*** Opening of Material supplied ***
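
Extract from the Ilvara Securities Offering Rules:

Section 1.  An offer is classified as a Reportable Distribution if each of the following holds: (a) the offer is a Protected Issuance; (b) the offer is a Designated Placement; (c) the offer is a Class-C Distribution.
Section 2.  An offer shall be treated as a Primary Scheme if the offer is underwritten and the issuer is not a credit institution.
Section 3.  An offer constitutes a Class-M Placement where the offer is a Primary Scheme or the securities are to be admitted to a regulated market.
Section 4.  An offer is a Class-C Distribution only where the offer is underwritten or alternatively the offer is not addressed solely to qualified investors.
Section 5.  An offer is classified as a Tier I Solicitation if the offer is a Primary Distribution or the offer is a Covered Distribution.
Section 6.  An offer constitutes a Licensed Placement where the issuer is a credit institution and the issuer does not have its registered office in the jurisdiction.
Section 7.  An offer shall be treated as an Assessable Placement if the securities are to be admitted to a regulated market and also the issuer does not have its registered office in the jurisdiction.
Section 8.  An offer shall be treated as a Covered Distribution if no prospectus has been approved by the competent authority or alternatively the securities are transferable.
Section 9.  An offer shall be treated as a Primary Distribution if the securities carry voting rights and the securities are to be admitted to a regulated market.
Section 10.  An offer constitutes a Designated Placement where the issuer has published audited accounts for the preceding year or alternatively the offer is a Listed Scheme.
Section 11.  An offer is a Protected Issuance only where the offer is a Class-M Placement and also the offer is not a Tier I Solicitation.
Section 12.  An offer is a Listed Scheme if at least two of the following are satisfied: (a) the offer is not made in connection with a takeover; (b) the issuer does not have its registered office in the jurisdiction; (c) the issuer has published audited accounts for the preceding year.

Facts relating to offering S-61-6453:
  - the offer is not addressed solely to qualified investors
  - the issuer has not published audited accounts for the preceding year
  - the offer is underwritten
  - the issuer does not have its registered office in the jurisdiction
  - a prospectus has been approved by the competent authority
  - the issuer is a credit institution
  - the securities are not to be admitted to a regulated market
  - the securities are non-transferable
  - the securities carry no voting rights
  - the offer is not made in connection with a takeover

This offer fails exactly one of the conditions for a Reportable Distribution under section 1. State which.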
*** Close of Material supplied ***
◆ **Problem**
Repeat only the lines running from the line that contains "a Listed Scheme." through the last line above, inclusive.

◆ **Response to this task**
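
Section 10.  An offer constitutes a Designated Placement where the issuer has published audited accounts for the preceding year or alternatively the offer is a Listed Scheme.
Section 11.  An offer is a Protected Issuance only where the offer is a Class-M Placement and also the offer is not a Tier I Solicitation.
Section 12.  An offer is a Listed Scheme if at least two of the following are satisfied: (a) the offer is not made in connection with a takeover; (b) the issuer does not have its registered office in the jurisdiction; (c) the issuer has published audited accounts for the preceding year.

Facts relating to offering S-61-6453:
  - the offer is not addressed solely to qualified investors
  - the issuer has not published audited accounts for the preceding year
  - the offer is underwritten
  - the issuer does not have its registered office in the jurisdiction
  - a prospectus has been approved by the competent authority
  - the issuer is a credit institution
  - the securities are not to be admitted to a regulated market
  - the securities are non-transferable
  - the securities carry no voting rights
  - the offer is not made in connection with a takeover

This offer fails exactly one of the conditions for a Reportable Distribution under section 1. State which.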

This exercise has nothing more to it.